Data extract section start

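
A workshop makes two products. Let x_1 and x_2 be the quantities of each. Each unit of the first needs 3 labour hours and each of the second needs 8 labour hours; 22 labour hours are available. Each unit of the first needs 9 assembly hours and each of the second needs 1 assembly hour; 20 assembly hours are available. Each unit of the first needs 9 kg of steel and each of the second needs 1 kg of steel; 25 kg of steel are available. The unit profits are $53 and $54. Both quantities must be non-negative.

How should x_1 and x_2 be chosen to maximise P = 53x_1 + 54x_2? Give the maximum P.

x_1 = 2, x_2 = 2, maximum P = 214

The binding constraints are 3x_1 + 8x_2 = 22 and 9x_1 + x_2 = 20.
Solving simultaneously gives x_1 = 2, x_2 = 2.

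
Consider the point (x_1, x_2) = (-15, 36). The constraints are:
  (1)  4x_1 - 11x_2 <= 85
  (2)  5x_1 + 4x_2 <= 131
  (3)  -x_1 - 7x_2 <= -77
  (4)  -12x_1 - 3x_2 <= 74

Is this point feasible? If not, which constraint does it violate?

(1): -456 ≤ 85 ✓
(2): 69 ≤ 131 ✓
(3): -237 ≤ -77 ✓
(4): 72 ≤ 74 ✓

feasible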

Data extract section end
Data extract section start

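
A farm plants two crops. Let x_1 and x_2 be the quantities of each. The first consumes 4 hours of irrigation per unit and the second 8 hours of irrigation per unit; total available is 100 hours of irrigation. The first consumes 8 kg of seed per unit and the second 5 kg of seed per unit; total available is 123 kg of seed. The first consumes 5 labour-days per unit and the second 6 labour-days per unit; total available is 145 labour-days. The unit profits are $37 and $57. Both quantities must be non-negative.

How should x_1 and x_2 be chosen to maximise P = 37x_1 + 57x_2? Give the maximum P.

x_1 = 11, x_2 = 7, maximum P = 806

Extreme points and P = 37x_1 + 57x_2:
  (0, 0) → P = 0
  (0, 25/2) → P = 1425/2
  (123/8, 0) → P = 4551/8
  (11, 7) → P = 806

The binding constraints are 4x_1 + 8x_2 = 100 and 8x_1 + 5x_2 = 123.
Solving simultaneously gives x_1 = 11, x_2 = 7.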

Data extract section end
Data extract section start

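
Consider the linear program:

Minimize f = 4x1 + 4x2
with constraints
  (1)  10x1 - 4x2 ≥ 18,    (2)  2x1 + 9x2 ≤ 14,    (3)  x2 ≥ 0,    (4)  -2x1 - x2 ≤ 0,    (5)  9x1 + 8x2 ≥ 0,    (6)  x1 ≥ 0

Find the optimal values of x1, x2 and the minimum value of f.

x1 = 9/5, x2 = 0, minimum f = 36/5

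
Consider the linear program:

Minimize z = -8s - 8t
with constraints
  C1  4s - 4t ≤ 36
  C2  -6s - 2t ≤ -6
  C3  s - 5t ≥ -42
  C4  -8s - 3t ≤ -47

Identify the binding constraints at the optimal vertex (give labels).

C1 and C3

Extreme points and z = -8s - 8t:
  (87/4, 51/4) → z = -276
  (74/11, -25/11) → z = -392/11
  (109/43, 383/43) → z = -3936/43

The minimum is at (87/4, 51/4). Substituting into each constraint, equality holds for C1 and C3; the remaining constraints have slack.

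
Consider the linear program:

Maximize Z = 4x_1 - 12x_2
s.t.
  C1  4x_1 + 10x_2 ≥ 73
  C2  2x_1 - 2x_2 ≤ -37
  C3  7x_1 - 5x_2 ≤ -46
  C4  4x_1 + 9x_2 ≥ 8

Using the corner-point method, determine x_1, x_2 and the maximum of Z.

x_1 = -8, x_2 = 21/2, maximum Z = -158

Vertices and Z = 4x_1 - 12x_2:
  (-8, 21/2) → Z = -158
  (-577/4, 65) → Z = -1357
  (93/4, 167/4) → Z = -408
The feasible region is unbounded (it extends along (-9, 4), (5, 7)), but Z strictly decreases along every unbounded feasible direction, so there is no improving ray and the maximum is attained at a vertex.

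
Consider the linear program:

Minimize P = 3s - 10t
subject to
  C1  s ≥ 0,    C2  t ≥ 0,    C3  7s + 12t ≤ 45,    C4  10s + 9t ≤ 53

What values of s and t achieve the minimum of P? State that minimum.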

Data extract section end

Work instruction: Reprint exactly the lines above that start at the one with "Find the optimal" and end at the one with "-8s - 3t ≤ -47", keeping both and adding none.

Exercise solution:
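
Find the optimal values of x1, x2 and the minimum value of f.

x1 = 9/5, x2 = 0, minimum f = 36/5

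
Consider the linear program:

Minimize z = -8s - 8t
with constraints
  C1  4s - 4t ≤ 36
  C2  -6s - 2t ≤ -6
  C3  s - 5t ≥ -42
  C4  -8s - 3t ≤ -47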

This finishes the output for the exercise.